What to produce: In the entries below, find the string "Starting" and return each line holding it.

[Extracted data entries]

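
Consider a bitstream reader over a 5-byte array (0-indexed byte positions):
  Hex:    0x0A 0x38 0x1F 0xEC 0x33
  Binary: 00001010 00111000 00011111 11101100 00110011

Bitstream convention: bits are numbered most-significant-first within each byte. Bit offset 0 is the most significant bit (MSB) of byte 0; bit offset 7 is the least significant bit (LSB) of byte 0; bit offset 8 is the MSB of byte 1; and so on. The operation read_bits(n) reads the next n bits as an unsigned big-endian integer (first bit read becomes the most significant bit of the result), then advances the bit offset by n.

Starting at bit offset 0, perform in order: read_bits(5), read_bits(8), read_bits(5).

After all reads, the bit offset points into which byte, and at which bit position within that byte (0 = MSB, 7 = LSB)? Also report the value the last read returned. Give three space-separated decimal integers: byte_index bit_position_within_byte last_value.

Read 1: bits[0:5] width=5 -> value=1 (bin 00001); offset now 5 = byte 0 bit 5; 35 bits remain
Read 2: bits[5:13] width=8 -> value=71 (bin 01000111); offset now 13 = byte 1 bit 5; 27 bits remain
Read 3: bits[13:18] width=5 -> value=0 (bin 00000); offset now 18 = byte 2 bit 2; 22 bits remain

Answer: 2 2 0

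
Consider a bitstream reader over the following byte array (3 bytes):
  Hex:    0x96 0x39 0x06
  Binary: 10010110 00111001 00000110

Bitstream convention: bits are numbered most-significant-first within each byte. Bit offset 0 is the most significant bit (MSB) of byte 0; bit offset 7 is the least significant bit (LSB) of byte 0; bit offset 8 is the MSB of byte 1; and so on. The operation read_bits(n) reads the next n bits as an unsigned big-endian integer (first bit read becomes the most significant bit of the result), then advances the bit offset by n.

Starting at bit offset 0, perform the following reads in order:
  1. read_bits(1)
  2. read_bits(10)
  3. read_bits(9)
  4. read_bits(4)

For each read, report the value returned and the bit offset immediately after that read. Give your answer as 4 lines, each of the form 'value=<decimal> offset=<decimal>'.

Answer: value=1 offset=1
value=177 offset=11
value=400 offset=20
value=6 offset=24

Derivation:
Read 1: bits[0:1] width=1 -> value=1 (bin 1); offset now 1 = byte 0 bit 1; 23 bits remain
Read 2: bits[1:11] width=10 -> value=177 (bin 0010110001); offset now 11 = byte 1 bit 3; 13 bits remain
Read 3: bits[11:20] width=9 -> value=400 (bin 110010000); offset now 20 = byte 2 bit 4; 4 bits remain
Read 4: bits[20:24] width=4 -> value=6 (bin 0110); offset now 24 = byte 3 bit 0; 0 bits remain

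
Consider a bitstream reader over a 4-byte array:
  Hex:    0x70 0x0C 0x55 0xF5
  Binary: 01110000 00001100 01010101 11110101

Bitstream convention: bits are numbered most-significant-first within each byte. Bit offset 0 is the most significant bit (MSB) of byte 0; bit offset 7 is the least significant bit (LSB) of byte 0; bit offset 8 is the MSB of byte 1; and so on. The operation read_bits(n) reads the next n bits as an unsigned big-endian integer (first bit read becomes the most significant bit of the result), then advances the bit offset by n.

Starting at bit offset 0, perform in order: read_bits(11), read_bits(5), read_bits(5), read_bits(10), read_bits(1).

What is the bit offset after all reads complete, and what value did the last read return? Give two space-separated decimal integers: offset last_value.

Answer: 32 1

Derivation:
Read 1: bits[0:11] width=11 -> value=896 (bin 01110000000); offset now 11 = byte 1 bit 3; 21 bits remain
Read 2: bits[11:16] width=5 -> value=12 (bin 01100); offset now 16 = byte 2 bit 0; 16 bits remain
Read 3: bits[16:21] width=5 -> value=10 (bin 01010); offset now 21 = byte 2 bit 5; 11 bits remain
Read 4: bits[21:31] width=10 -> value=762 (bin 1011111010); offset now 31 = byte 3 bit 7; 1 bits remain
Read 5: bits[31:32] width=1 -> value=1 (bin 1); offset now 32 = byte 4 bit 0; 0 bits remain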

...

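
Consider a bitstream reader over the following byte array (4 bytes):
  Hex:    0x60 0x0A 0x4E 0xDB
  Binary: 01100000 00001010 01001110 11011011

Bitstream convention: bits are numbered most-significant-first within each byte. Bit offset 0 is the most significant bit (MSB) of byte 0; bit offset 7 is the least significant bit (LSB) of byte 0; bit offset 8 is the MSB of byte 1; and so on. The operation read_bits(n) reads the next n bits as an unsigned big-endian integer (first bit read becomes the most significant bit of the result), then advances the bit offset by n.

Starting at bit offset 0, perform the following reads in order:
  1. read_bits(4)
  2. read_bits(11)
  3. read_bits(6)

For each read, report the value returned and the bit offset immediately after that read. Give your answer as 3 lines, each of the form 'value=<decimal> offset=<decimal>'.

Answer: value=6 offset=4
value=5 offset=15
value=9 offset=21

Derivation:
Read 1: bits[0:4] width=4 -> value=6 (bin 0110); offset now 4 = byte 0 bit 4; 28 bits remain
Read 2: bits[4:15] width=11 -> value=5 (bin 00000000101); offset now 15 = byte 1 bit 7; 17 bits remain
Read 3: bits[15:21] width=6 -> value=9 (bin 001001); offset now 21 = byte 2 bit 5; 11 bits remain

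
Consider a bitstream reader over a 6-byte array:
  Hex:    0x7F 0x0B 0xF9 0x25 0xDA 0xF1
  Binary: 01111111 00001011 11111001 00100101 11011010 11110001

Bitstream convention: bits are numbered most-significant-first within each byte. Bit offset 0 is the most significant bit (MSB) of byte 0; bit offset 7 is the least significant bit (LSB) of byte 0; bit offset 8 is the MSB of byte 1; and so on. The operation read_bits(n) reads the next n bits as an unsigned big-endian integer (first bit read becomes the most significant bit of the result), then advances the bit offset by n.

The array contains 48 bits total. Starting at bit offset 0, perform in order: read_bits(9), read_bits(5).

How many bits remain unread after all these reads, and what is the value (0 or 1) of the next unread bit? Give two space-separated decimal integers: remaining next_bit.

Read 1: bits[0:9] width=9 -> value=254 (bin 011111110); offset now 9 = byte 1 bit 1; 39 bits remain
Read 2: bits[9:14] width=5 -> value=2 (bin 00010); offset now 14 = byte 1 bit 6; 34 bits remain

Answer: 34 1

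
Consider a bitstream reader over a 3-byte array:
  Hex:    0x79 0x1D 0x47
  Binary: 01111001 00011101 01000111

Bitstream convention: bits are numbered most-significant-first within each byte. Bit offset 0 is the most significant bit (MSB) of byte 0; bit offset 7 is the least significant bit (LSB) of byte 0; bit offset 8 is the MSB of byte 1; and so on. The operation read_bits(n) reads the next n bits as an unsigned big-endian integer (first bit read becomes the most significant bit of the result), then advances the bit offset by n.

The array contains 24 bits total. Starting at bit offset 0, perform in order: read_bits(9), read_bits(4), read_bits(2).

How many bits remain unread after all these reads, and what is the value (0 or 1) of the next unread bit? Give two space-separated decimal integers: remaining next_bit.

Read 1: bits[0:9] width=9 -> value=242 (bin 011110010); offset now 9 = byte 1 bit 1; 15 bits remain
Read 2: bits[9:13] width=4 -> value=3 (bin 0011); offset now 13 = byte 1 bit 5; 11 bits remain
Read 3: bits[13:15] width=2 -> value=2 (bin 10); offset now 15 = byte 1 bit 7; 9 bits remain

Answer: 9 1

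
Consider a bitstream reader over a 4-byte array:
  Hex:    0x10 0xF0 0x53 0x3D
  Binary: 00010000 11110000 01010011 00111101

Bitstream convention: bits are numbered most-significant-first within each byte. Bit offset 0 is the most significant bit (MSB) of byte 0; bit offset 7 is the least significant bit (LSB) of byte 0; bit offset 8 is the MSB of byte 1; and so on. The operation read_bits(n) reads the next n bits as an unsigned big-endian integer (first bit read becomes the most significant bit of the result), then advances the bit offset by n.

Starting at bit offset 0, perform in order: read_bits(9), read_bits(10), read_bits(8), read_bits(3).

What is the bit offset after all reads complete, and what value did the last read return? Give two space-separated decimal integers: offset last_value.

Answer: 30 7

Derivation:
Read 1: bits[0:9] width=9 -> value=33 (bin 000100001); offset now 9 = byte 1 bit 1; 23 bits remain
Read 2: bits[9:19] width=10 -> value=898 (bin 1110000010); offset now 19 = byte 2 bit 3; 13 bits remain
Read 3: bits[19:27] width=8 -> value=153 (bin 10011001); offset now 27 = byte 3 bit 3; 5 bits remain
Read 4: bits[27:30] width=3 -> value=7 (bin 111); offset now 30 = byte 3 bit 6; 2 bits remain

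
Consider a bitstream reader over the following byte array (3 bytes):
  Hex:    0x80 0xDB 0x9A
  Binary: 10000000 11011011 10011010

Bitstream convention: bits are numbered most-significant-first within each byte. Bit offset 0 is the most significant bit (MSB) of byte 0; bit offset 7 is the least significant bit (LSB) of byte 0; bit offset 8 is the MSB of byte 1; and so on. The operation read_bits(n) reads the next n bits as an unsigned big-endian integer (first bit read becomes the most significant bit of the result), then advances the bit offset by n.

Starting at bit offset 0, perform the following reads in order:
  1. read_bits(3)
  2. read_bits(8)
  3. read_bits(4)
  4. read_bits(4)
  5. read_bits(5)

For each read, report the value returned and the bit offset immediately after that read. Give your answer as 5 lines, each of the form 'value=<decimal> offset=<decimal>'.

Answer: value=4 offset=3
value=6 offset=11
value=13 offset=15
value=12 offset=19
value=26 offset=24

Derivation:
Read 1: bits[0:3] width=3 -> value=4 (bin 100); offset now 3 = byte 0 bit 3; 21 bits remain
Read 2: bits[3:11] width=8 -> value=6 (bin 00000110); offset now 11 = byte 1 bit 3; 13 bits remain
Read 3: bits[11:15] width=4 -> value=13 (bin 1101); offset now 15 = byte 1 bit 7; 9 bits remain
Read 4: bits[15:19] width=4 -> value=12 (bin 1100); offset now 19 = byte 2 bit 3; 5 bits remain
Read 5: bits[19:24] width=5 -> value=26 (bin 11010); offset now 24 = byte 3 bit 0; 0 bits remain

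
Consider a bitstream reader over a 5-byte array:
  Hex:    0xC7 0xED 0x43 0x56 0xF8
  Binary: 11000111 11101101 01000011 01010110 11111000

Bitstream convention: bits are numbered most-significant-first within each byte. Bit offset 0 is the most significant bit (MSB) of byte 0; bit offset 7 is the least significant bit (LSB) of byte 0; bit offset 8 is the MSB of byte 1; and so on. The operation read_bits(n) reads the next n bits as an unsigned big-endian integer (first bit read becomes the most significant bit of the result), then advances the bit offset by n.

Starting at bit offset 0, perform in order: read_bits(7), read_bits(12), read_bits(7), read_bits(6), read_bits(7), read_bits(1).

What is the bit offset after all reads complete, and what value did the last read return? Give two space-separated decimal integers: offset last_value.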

Exercise solution:
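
Starting at bit offset 0, perform in order: read_bits(5), read_bits(8), read_bits(5).
Starting at bit offset 0, perform the following reads in order:
Starting at bit offset 0, perform in order: read_bits(11), read_bits(5), read_bits(5), read_bits(10), read_bits(1).
Starting at bit offset 0, perform the following reads in order:
The array contains 48 bits total. Starting at bit offset 0, perform in order: read_bits(9), read_bits(5).
The array contains 24 bits total. Starting at bit offset 0, perform in order: read_bits(9), read_bits(4), read_bits(2).
Starting at bit offset 0, perform in order: read_bits(9), read_bits(10), read_bits(8), read_bits(3).
Starting at bit offset 0, perform the following reads in order:
Starting at bit offset 0, perform in order: read_bits(7), read_bits(12), read_bits(7), read_bits(6), read_bits(7), read_bits(1).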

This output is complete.